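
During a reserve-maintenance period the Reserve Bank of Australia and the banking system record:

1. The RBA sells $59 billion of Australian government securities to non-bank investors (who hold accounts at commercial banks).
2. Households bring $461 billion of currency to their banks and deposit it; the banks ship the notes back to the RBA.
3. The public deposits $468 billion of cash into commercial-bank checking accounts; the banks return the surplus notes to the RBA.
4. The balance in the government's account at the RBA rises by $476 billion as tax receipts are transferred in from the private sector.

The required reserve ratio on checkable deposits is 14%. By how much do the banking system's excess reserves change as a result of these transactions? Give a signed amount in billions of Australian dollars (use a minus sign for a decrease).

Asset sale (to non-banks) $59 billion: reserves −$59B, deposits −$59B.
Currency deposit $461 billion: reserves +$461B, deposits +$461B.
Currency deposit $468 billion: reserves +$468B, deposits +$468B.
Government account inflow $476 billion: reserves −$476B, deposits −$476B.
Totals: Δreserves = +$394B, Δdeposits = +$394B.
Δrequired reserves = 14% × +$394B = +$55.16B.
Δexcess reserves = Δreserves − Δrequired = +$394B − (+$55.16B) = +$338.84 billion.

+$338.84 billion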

-*-*-

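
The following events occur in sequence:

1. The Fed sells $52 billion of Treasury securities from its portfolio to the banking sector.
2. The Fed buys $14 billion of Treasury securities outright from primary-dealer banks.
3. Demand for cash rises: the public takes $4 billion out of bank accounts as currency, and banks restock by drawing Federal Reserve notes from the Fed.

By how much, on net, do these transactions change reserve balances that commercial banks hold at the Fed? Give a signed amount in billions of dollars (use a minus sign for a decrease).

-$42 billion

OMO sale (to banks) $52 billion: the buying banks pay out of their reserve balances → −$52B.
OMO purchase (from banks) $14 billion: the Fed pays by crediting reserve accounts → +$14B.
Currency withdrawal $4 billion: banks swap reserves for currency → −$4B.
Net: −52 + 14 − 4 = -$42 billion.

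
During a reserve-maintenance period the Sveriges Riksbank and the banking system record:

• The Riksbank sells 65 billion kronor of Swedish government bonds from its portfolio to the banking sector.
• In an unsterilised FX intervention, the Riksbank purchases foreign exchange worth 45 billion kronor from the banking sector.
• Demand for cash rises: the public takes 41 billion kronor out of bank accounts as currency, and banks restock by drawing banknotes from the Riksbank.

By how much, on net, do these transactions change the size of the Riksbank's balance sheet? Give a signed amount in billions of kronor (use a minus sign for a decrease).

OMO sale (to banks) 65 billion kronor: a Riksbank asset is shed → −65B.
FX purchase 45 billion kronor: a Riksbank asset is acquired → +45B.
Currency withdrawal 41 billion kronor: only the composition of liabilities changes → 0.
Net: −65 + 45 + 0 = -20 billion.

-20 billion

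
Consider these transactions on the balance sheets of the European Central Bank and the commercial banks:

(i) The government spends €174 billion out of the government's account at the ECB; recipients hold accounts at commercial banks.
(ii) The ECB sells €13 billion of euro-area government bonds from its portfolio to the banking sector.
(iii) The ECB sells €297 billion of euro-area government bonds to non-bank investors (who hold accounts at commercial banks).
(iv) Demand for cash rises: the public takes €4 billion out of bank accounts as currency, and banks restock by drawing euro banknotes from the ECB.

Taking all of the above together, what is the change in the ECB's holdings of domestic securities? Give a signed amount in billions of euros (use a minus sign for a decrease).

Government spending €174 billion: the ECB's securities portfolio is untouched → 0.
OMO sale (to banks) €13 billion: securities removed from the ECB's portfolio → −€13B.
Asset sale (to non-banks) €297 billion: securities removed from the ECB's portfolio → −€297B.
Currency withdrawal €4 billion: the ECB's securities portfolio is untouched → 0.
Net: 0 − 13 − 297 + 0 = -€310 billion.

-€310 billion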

-*-*-

Problem to work on: As the answer, set down only the lines from the data above between the one holding "from the Riksbank." and the one holding "(iv) Demand for", inclusive, exactly as they read.

Response:
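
• Demand for cash rises: the public takes 41 billion kronor out of bank accounts as currency, and banks restock by drawing banknotes from the Riksbank.

By how much, on net, do these transactions change the size of the Riksbank's balance sheet? Give a signed amount in billions of kronor (use a minus sign for a decrease).

OMO sale (to banks) 65 billion kronor: a Riksbank asset is shed → −65B.
FX purchase 45 billion kronor: a Riksbank asset is acquired → +45B.
Currency withdrawal 41 billion kronor: only the composition of liabilities changes → 0.
Net: −65 + 45 + 0 = -20 billion.

-20 billion

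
Consider these transactions on the balance sheets of the European Central Bank and the commercial banks:

(i) The government spends €174 billion out of the government's account at the ECB; recipients hold accounts at commercial banks.
(ii) The ECB sells €13 billion of euro-area government bonds from its portfolio to the banking sector.
(iii) The ECB sells €297 billion of euro-area government bonds to non-bank investors (who hold accounts at commercial banks).
(iv) Demand for cash rises: the public takes €4 billion out of bank accounts as currency, and banks restock by drawing euro banknotes from the ECB.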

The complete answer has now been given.